Exercise description
The entries that follow include a run beginning at the line with "1. Deploy came after lint." and ending at the line with "13. Mirror followed archive."; restate that run word for word and leave the rest out.

________________________

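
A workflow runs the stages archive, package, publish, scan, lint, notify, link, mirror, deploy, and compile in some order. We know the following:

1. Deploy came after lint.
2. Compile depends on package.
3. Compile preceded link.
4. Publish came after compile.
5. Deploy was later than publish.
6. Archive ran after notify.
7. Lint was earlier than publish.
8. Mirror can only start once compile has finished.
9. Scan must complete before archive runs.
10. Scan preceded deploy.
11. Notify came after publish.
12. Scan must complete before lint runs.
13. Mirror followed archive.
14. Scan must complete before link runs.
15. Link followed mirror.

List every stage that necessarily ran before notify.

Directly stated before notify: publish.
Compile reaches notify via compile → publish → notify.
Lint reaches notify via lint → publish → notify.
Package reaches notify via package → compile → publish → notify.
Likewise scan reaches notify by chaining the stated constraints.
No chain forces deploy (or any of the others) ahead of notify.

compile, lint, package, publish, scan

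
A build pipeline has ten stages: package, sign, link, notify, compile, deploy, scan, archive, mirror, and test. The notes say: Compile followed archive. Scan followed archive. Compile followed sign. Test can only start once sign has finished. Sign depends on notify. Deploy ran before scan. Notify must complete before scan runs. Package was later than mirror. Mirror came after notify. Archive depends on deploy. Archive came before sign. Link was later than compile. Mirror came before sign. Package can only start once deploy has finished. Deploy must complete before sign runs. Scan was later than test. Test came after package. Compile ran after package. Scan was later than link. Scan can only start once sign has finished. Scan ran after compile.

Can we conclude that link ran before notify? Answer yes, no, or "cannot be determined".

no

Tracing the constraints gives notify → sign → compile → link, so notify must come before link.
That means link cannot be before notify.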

________________________

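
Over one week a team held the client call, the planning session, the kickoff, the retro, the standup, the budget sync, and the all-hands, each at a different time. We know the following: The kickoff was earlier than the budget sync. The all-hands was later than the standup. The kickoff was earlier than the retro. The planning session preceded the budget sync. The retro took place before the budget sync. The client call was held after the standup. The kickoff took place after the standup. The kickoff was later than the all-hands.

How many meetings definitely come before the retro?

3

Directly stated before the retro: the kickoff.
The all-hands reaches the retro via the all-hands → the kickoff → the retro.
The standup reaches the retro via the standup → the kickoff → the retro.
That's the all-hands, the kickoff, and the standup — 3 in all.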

________________________

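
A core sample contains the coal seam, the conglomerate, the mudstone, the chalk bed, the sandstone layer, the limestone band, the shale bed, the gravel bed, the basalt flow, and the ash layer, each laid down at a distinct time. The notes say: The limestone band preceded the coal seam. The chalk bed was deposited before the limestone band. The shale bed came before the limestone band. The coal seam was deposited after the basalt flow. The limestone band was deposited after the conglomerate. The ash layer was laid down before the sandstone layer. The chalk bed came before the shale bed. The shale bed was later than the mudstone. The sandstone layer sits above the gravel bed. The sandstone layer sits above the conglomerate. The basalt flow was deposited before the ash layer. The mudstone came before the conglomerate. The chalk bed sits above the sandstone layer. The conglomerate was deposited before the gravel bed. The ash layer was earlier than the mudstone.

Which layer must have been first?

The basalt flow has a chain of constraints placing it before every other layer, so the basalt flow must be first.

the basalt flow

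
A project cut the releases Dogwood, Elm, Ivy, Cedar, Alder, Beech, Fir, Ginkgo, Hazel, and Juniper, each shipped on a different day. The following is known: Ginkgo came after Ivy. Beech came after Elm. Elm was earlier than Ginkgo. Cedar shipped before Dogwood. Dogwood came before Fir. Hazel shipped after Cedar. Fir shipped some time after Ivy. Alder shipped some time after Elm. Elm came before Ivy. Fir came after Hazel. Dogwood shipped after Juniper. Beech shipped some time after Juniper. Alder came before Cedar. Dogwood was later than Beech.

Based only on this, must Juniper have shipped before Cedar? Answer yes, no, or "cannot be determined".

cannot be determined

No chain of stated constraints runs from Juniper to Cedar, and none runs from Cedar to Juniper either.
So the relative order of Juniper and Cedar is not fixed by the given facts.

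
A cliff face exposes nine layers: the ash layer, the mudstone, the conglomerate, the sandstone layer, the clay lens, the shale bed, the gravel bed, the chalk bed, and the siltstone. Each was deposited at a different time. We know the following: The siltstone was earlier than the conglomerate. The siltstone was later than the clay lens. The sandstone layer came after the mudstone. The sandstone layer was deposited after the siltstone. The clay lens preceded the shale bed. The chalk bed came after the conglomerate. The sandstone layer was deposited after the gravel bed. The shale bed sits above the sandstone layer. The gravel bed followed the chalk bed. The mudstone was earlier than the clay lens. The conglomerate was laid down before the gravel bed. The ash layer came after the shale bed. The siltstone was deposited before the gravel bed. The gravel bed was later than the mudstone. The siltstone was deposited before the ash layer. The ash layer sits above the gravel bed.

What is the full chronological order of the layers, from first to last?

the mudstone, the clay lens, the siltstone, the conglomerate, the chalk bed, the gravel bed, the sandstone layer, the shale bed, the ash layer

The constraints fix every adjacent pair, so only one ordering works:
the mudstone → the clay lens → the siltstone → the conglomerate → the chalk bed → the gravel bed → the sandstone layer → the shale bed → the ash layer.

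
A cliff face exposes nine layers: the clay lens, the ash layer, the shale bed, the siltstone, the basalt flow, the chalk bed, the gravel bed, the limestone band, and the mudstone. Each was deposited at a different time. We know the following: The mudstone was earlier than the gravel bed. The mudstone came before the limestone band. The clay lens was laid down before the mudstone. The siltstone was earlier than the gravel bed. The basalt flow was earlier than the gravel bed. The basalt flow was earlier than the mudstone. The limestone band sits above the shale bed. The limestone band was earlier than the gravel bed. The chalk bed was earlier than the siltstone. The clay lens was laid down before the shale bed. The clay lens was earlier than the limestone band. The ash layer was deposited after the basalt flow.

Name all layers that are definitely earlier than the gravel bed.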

________________________

Answer section
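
1. Deploy came after lint.
2. Compile depends on package.
3. Compile preceded link.
4. Publish came after compile.
5. Deploy was later than publish.
6. Archive ran after notify.
7. Lint was earlier than publish.
8. Mirror can only start once compile has finished.
9. Scan must complete before archive runs.
10. Scan preceded deploy.
11. Notify came after publish.
12. Scan must complete before lint runs.
13. Mirror followed archive.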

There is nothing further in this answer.